• Assignment: Restate the last part of the records below word for word, beginning at the line with "Evaluate 0111100001 ∧" and ending at the final line.

• Data records:
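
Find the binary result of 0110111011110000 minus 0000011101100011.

Method 1 - Direct subtraction (column by column from the right: bit − bit − borrow-in; if negative, add 2 and borrow 1 from the next column):
borrow: 0000111000011110
        0110111011110000
-       0000011101100011
------------------------
        0110011110001101

Method 2 - Add two's complement:
Two's complement of 0000011101100011: invert → 1111100010011100, add 1 → 1111100010011101
  0110111011110000
+ 1111100010011101
------------------
 10110011110001101  (end carry out of the top bit = 1)
Discarding the end carry: 0110011110001101
Decimal check:
  0110111011110000 = 16384 + 8192 + 2048 + 1024 + 512 + 128 + 64 + 32 + 16 = 28400
  0000011101100011 = 1024 + 512 + 256 + 64 + 32 + 2 + 1 = 1891
  28400 - 1891 = 26509, and 0110011110001101 = 16384 + 8192 + 1024 + 512 + 256 + 128 + 8 + 4 + 1 = 26509 ✓



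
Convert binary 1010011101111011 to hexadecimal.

Group into 4-bit nibbles from right:
  1010 = A
  0111 = 7
  0111 = 7
  1011 = B
Result: A77B



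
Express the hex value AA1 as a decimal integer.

Expand by place value (powers of 16):
Digit values: A = 10
AA1 = 10 × 16^2 + 10 × 16^1 + 1 × 16^0
= 10 × 256 + 10 × 16 + 1 × 1
= 2560 + 160 + 1
= 2721



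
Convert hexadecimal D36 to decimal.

Expand by place value (powers of 16):
Digit values: D = 13
D36 = 13 × 16^2 + 3 × 16^1 + 6 × 16^0
= 13 × 256 + 3 × 16 + 6 × 1
= 3328 + 48 + 6
= 3382



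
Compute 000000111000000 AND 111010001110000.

AND: 1 only when both bits are 1
  000000111000000
& 111010001110000
-----------------
  000000001000000
Decimal: 448 & 29808 = 64



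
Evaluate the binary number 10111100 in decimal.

Sum of powers of 2 for each 1-bit:
2^2 + 2^3 + 2^4 + 2^5 + 2^7
= 4 + 8 + 16 + 32 + 128
= 188



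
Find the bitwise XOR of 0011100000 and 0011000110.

XOR: 1 when bits differ
  0011100000
^ 0011000110
------------
  0000100110
Decimal: 224 ^ 198 = 38



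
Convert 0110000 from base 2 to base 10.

Sum of powers of 2 for each 1-bit:
2^4 + 2^5
= 16 + 32
= 48



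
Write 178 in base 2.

Using repeated division by 2:
178 ÷ 2 = 89 remainder 0
89 ÷ 2 = 44 remainder 1
44 ÷ 2 = 22 remainder 0
22 ÷ 2 = 11 remainder 0
11 ÷ 2 = 5 remainder 1
5 ÷ 2 = 2 remainder 1
2 ÷ 2 = 1 remainder 0
1 ÷ 2 = 0 remainder 1
Reading remainders bottom to top: 10110010



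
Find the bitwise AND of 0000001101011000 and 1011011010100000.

AND: 1 only when both bits are 1
  0000001101011000
& 1011011010100000
------------------
  0000001000000000
Decimal: 856 & 46752 = 512



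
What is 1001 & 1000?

AND: 1 only when both bits are 1
  1001
& 1000
------
  1000
Decimal: 9 & 8 = 8



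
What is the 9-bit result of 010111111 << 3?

Original: 010111111 (decimal 191)
Shift left by 3 positions
Append 3 zeros on the right and drop the 3 high bits that overflow the 9-bit width
Result: 111111000 (decimal 504)
Equivalent: 191 << 3 = 191 × 2^3 = 1528, truncated to 9 bits = 504



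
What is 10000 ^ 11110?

XOR: 1 when bits differ
  10000
^ 11110
-------
  01110
Decimal: 16 ^ 30 = 14



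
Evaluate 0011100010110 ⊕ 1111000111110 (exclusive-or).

XOR: 1 when bits differ
  0011100010110
^ 1111000111110
---------------
  1100100101000
Decimal: 1814 ^ 7742 = 6440



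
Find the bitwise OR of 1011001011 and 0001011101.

OR: 1 when either bit is 1
  1011001011
| 0001011101
------------
  1011011111
Decimal: 715 | 93 = 735



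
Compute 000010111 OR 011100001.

OR: 1 when either bit is 1
  000010111
| 011100001
-----------
  011110111
Decimal: 23 | 225 = 247



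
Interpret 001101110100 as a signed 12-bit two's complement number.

Binary: 001101110100
Sign bit: 0 (non-negative)
Read directly as an unsigned value:
001101110100 = 512 + 256 + 64 + 32 + 16 + 4 = 884
Value: 884



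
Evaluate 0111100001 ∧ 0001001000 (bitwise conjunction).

AND: 1 only when both bits are 1
  0111100001
& 0001001000
------------
  0001000000
Decimal: 481 & 72 = 64



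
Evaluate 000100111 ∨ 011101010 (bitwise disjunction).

OR: 1 when either bit is 1
  000100111
| 011101010
-----------
  011101111
Decimal: 39 | 234 = 239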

• Finished exercise:
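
Evaluate 0111100001 ∧ 0001001000 (bitwise conjunction).

AND: 1 only when both bits are 1
  0111100001
& 0001001000
------------
  0001000000
Decimal: 481 & 72 = 64



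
Evaluate 000100111 ∨ 011101010 (bitwise disjunction).

OR: 1 when either bit is 1
  000100111
| 011101010
-----------
  011101111
Decimal: 39 | 234 = 239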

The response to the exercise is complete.